***** INFORMATION GIVEN

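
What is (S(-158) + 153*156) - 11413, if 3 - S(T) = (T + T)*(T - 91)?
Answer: -66226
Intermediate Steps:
S(T) = 3 - 2*T*(-91 + T) (S(T) = 3 - (T + T)*(T - 91) = 3 - 2*T*(-91 + T))
(S(-158) + 153*156) - 11413 = ((3 - 2*(-158)² + 182*(-158)) + 153*156) - 11413 = ((3 - 2*24964 - 28756) + 23868) - 11413 = ((3 - 49928 - 28756) + 23868) - 11413 = (-78681 + 23868) - 11413 = -54813 - 11413 = -66226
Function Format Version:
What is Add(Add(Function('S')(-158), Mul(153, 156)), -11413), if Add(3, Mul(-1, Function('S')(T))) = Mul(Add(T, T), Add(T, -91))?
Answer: -66226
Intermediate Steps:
Function('S')(T) = Add(3, Mul(-2, T, Add(-91, T))) (Function('S')(T) = Add(3, Mul(-1, Mul(Add(T, T), Add(T, -91)))) = Add(3, Mul(-1, Mul(Mul(2, T), Add(-91, T)))) = Add(3, Mul(-1, Mul(2, T, Add(-91, T)))) = Add(3, Mul(-2, T, Add(-91, T))))
Add(Add(Function('S')(-158), Mul(153, 156)), -11413) = Add(Add(Add(3, Mul(-2, Pow(-158, 2)), Mul(182, -158)), Mul(153, 156)), -11413) = Add(Add(Add(3, Mul(-2, 24964), -28756), 23868), -11413) = Add(Add(Add(3, -49928, -28756), 23868), -11413) = Add(Add(-78681, 23868), -11413) = Add(-54813, -11413) = -66226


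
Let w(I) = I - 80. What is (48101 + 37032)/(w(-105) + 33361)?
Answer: 85133/33176 ≈ 2.5661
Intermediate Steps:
w(I) = -80 + I
(48101 + 37032)/(w(-105) + 33361) = (48101 + 37032)/((-80 - 105) + 33361) = 85133/(-185 + 33361) = 85133/33176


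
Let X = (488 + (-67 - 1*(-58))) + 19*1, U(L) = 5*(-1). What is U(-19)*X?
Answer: -2490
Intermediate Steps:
U(L) = -5
X = 498 (X = (488 + (-67 + 58)) + 19 = (488 - 9) + 19 = 479 + 19 = 498)
U(-19)*X = -5*498 = -2490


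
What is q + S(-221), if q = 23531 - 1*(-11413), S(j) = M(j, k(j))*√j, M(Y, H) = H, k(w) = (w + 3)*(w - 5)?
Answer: 34944 + 49268*I*√221 ≈ 34944.0 + 7.3242e+5*I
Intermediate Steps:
k(w) = (-5 + w)*(3 + w) (k(w) = (3 + w)*(-5 + w) = (-5 + w)*(3 + w))
S(j) = √j*(-15 + j² - 2*j) (S(j) = (-15 + j² - 2*j)*√j = √j*(-15 + j² - 2*j))
q = 34944 (q = 23531 + 11413 = 34944)
q + S(-221) = 34944 + √(-221)*(-15 + (-221)² - 2*(-221)) = 34944 + (I*√221)*(-15 + 48841 + 442) = 34944 + (I*√221)*49268 = 34944 + 49268*I*√221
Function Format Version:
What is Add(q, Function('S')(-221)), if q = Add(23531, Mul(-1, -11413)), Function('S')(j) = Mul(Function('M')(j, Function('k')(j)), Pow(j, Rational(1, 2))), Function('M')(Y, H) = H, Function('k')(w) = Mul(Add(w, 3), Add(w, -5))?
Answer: Add(34944, Mul(49268, I, Pow(221, Rational(1, 2)))) ≈ Add(34944., Mul(7.3242e+5, I))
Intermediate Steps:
Function('k')(w) = Mul(Add(-5, w), Add(3, w)) (Function('k')(w) = Mul(Add(3, w), Add(-5, w)) = Mul(Add(-5, w), Add(3, w)))
Function('S')(j) = Mul(Pow(j, Rational(1, 2)), Add(-15, Pow(j, 2), Mul(-2, j))) (Function('S')(j) = Mul(Add(-15, Pow(j, 2), Mul(-2, j)), Pow(j, Rational(1, 2))) = Mul(Pow(j, Rational(1, 2)), Add(-15, Pow(j, 2), Mul(-2, j))))
q = 34944 (q = Add(23531, 11413) = 34944)
Add(q, Function('S')(-221)) = Add(34944, Mul(Pow(-221, Rational(1, 2)), Add(-15, Pow(-221, 2), Mul(-2, -221)))) = Add(34944, Mul(Mul(I, Pow(221, Rational(1, 2))), Add(-15, 48841, 442))) = Add(34944, Mul(Mul(I, Pow(221, Rational(1, 2))), 49268)) = Add(34944, Mul(49268, I, Pow(221, Rational(1, 2))))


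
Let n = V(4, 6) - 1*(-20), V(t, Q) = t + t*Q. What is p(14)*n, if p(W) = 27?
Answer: 1296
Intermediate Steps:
V(t, Q) = t + Q*t
n = 48 (n = 4*(1 + 6) - 1*(-20) = 4*7 + 20 = 28 + 20 = 48)
p(14)*n = 27*48 = 1296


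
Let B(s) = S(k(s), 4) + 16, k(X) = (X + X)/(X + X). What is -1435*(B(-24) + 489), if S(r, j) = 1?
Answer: -726110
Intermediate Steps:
k(X) = 1 (k(X) = (2*X)/((2*X)) = (2*X)*(1/(2*X)) = 1)
B(s) = 17 (B(s) = 1 + 16 = 17)
-1435*(B(-24) + 489) = -1435*(17 + 489) = -1435*506 = -726110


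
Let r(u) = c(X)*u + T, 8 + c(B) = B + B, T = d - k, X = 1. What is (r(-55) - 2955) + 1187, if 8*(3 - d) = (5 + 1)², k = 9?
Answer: -2897/2 ≈ -1448.5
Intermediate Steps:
d = -3/2 (d = 3 - (5 + 1)²/8 = 3 - ⅛*6² = 3 - ⅛*36 = 3 - 9/2 = -3/2 ≈ -1.5000)
T = -21/2 (T = -3/2 - 1*9 = -3/2 - 9 = -21/2 ≈ -10.500)
c(B) = -8 + 2*B (c(B) = -8 + (B + B) = -8 + 2*B)
r(u) = -21/2 - 6*u (r(u) = (-8 + 2*1)*u - 21/2 = (-8 + 2)*u - 21/2 = -6*u - 21/2 = -21/2 - 6*u)
(r(-55) - 2955) + 1187 = ((-21/2 - 6*(-55)) - 2955) + 1187 = ((-21/2 + 330) - 2955) + 1187 = (639/2 - 2955) + 1187 = -5271/2 + 1187 = -2897/2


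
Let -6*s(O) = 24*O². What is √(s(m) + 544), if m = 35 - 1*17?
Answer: 4*I*√47 ≈ 27.423*I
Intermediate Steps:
m = 18 (m = 35 - 17 = 18)
s(O) = -4*O²
√(s(m) + 544) = √(-4*18² + 544) = √(-4*324 + 544) = √(-1296 + 544) = √(-752) = 4*I*√47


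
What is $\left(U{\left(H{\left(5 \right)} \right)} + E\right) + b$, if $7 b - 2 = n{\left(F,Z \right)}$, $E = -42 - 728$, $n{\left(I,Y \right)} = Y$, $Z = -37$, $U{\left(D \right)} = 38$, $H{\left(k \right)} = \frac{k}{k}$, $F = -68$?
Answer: $-737$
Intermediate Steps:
$H{\left(k \right)} = 1$
$E = -770$ ($E = -42 - 728 = -770$)
$b = -5$ ($b = \frac{2}{7} + \frac{1}{7} \left(-37\right) = \frac{2}{7} - \frac{37}{7} = -5$)
$\left(U{\left(H{\left(5 \right)} \right)} + E\right) + b = \left(38 - 770\right) - 5 = -732 - 5 = -737$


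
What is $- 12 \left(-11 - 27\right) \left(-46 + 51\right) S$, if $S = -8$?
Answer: $-18240$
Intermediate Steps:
$- 12 \left(-11 - 27\right) \left(-46 + 51\right) S = - 12 \left(-11 - 27\right) \left(-46 + 51\right) \left(-8\right) = - 12 \left(\left(-38\right) 5\right) \left(-8\right) = \left(-12\right) \left(-190\right) \left(-8\right) = 2280 \left(-8\right) = -18240$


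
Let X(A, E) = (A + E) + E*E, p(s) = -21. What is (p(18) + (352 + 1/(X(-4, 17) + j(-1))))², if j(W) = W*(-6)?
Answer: 10393598601/94864 ≈ 1.0956e+5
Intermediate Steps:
j(W) = -6*W
X(A, E) = A + E + E² (X(A, E) = (A + E) + E² = A + E + E²)
(p(18) + (352 + 1/(X(-4, 17) + j(-1))))² = (-21 + (352 + 1/((-4 + 17 + 17²) - 6*(-1))))² = (-21 + (352 + 1/((-4 + 17 + 289) + 6)))² = (-21 + (352 + 1/(302 + 6)))² = (-21 + (352 + 1/308))² = (-21 + 108417/308)² = (101949/308)² = 10393598601/94864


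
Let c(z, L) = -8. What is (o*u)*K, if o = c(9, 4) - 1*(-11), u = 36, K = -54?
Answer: -5832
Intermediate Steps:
o = 3 (o = -8 - 1*(-11) = -8 + 11 = 3)
(o*u)*K = (3*36)*(-54) = 108*(-54) = -5832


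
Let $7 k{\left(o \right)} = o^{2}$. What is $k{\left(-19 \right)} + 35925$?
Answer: $\frac{251836}{7} \approx 35977.0$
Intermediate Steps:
$k{\left(o \right)} = \frac{o^{2}}{7}$
$k{\left(-19 \right)} + 35925 = \frac{\left(-19\right)^{2}}{7} + 35925 = \frac{1}{7} \cdot 361 + 35925 = \frac{361}{7} + 35925 = \frac{251836}{7}$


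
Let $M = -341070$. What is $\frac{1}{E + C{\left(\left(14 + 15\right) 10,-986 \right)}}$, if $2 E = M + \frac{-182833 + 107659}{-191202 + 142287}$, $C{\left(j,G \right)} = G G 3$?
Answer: $\frac{16305}{44774406694} \approx 3.6416 \cdot 10^{-7}$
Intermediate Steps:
$C{\left(j,G \right)} = 3 G^{2}$ ($C{\left(j,G \right)} = G^{2} \cdot 3 = 3 G^{2}$)
$E = - \frac{2780560646}{16305}$ ($E = \frac{-341070 + \frac{-182833 + 107659}{-191202 + 142287}}{2} = \frac{-341070 - \frac{75174}{-48915}}{2} = \frac{-341070 - - \frac{25058}{16305}}{2} = \frac{-341070 + \frac{25058}{16305}}{2} = \frac{1}{2} \left(- \frac{5561121292}{16305}\right) = - \frac{2780560646}{16305} \approx -1.7053 \cdot 10^{5}$)
$\frac{1}{E + C{\left(\left(14 + 15\right) 10,-986 \right)}} = \frac{1}{- \frac{2780560646}{16305} + 3 \left(-986\right)^{2}} = \frac{1}{- \frac{2780560646}{16305} + 3 \cdot 972196} = \frac{1}{- \frac{2780560646}{16305} + 2916588} = \frac{1}{\frac{44774406694}{16305}} = \frac{16305}{44774406694}$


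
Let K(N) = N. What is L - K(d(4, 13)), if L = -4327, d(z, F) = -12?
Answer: -4315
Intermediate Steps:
L - K(d(4, 13)) = -4327 - 1*(-12) = -4327 + 12 = -4315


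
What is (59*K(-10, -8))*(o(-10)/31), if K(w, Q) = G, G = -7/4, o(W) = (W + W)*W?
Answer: -20650/31 ≈ -666.13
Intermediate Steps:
o(W) = 2*W**2 (o(W) = (2*W)*W = 2*W**2)
G = -7/4 (G = -7*1/4 = -7/4 ≈ -1.7500)
K(w, Q) = -7/4
(59*K(-10, -8))*(o(-10)/31) = (59*(-7/4))*((2*(-10)**2)/31) = -413*2*100/(4*31) = -20650/31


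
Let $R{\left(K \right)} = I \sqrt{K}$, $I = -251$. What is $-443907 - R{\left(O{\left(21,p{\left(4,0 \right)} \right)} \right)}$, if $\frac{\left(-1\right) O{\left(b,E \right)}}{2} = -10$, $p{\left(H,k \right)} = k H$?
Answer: $-443907 + 502 \sqrt{5} \approx -4.4278 \cdot 10^{5}$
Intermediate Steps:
$p{\left(H,k \right)} = H k$
$O{\left(b,E \right)} = 20$ ($O{\left(b,E \right)} = \left(-2\right) \left(-10\right) = 20$)
$R{\left(K \right)} = - 251 \sqrt{K}$
$-443907 - R{\left(O{\left(21,p{\left(4,0 \right)} \right)} \right)} = -443907 - - 251 \sqrt{20} = -443907 - - 251 \cdot 2 \sqrt{5} = -443907 - - 502 \sqrt{5} = -443907 + 502 \sqrt{5}$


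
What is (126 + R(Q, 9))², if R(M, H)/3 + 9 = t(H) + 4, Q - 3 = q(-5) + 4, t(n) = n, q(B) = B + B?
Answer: 19044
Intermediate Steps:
q(B) = 2*B
Q = -3 (Q = 3 + (2*(-5) + 4) = 3 + (-10 + 4) = 3 - 6 = -3)
R(M, H) = -15 + 3*H (R(M, H) = -27 + 3*(H + 4) = -27 + 3*(4 + H) = -27 + (12 + 3*H) = -15 + 3*H)
(126 + R(Q, 9))² = (126 + (-15 + 3*9))² = (126 + (-15 + 27))² = (126 + 12)² = 138² = 19044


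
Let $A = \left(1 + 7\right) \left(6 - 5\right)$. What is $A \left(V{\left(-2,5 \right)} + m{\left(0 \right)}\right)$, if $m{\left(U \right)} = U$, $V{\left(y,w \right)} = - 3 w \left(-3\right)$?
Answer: $360$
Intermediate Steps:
$V{\left(y,w \right)} = 9 w$
$A = 8$ ($A = 8 \cdot 1 = 8$)
$A \left(V{\left(-2,5 \right)} + m{\left(0 \right)}\right) = 8 \left(9 \cdot 5 + 0\right) = 8 \left(45 + 0\right) = 8 \cdot 45 = 360$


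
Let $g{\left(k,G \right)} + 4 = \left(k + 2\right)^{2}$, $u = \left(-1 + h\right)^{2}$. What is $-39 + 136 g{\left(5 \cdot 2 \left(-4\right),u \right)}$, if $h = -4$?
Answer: $195801$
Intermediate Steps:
$u = 25$ ($u = \left(-1 - 4\right)^{2} = \left(-5\right)^{2} = 25$)
$g{\left(k,G \right)} = -4 + \left(2 + k\right)^{2}$ ($g{\left(k,G \right)} = -4 + \left(k + 2\right)^{2} = -4 + \left(2 + k\right)^{2}$)
$-39 + 136 g{\left(5 \cdot 2 \left(-4\right),u \right)} = -39 + 136 \cdot 5 \cdot 2 \left(-4\right) \left(4 + 5 \cdot 2 \left(-4\right)\right) = -39 + 136 \cdot 10 \left(-4\right) \left(4 + 10 \left(-4\right)\right) = -39 + 136 \left(- 40 \left(4 - 40\right)\right) = -39 + 136 \left(\left(-40\right) \left(-36\right)\right) = -39 + 136 \cdot 1440 = -39 + 195840 = 195801$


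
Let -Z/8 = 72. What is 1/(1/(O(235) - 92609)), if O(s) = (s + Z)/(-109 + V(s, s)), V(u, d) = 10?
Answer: -833450/9 ≈ -92606.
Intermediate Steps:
Z = -576 (Z = -8*72 = -576)
O(s) = 64/11 - s/99 (O(s) = (s - 576)/(-109 + 10) = (-576 + s)/(-99) = (-576 + s)*(-1/99) = 64/11 - s/99)
1/(1/(O(235) - 92609)) = 1/(1/((64/11 - 1/99*235) - 92609)) = 1/(1/((64/11 - 235/99) - 92609)) = 1/(1/(31/9 - 92609)) = 1/(1/(-833450/9)) = 1/(-9/833450) = -833450/9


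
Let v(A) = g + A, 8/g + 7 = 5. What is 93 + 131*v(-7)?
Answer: -1348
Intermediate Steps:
g = -4 (g = 8/(-7 + 5) = 8/(-2) = 8*(-½) = -4)
v(A) = -4 + A
93 + 131*v(-7) = 93 + 131*(-4 - 7) = 93 + 131*(-11) = 93 - 1441 = -1348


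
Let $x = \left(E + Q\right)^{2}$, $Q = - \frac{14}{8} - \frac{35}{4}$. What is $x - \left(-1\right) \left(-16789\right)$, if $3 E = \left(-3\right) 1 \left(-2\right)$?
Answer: $- \frac{66867}{4} \approx -16717.0$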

**********

▸ WHAT IS EXPECTED:
Can you repeat, word for word, every line above from the one containing "Answer: -5832" down to the one containing "Let $M = -341070$.", including both?

▸ PROBLEM SOLUTION:
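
Answer: -5832
Intermediate Steps:
o = 3 (o = -8 - 1*(-11) = -8 + 11 = 3)
(o*u)*K = (3*36)*(-54) = 108*(-54) = -5832


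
Let $7 k{\left(o \right)} = o^{2}$. What is $k{\left(-19 \right)} + 35925$?
Answer: $\frac{251836}{7} \approx 35977.0$
Intermediate Steps:
$k{\left(o \right)} = \frac{o^{2}}{7}$
$k{\left(-19 \right)} + 35925 = \frac{\left(-19\right)^{2}}{7} + 35925 = \frac{1}{7} \cdot 361 + 35925 = \frac{361}{7} + 35925 = \frac{251836}{7}$


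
Let $M = -341070$. What is $\frac{1}{E + C{\left(\left(14 + 15\right) 10,-986 \right)}}$, if $2 E = M + \frac{-182833 + 107659}{-191202 + 142287}$, $C{\left(j,G \right)} = G G 3$?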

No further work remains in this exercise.